→ WHAT NEEDS TO BE DONE
Lines with the string "lanes" must each be copied from the listing.
Top of DATA FOR PROCESSING
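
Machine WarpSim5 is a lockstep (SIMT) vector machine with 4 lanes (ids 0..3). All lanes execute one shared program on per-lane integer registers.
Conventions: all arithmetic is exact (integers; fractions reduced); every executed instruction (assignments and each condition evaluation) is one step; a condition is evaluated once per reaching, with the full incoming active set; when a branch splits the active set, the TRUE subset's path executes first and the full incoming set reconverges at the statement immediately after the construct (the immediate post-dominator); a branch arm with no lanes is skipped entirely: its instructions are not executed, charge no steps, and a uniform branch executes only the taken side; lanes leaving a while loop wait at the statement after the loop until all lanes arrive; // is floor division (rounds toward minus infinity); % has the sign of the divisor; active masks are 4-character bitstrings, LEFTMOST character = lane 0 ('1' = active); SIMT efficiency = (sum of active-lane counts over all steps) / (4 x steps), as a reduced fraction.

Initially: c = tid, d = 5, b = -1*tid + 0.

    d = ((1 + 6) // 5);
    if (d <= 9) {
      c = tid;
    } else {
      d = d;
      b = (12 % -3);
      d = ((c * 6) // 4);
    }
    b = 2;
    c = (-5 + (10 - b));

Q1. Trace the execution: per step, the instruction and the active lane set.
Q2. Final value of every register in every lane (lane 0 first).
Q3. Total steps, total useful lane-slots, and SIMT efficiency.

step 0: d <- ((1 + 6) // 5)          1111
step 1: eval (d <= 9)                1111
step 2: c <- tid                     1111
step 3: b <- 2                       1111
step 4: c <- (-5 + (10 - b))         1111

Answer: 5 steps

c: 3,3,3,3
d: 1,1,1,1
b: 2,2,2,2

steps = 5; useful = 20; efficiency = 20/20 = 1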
Bottom of DATA FOR PROCESSING
→ OUTPUT OF THE TASK
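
Machine WarpSim5 is a lockstep (SIMT) vector machine with 4 lanes (ids 0..3). All lanes execute one shared program on per-lane integer registers.
Conventions: all arithmetic is exact (integers; fractions reduced); every executed instruction (assignments and each condition evaluation) is one step; a condition is evaluated once per reaching, with the full incoming active set; when a branch splits the active set, the TRUE subset's path executes first and the full incoming set reconverges at the statement immediately after the construct (the immediate post-dominator); a branch arm with no lanes is skipped entirely: its instructions are not executed, charge no steps, and a uniform branch executes only the taken side; lanes leaving a while loop wait at the statement after the loop until all lanes arrive; // is floor division (rounds toward minus infinity); % has the sign of the divisor; active masks are 4-character bitstrings, LEFTMOST character = lane 0 ('1' = active); SIMT efficiency = (sum of active-lane counts over all steps) / (4 x steps), as a reduced fraction.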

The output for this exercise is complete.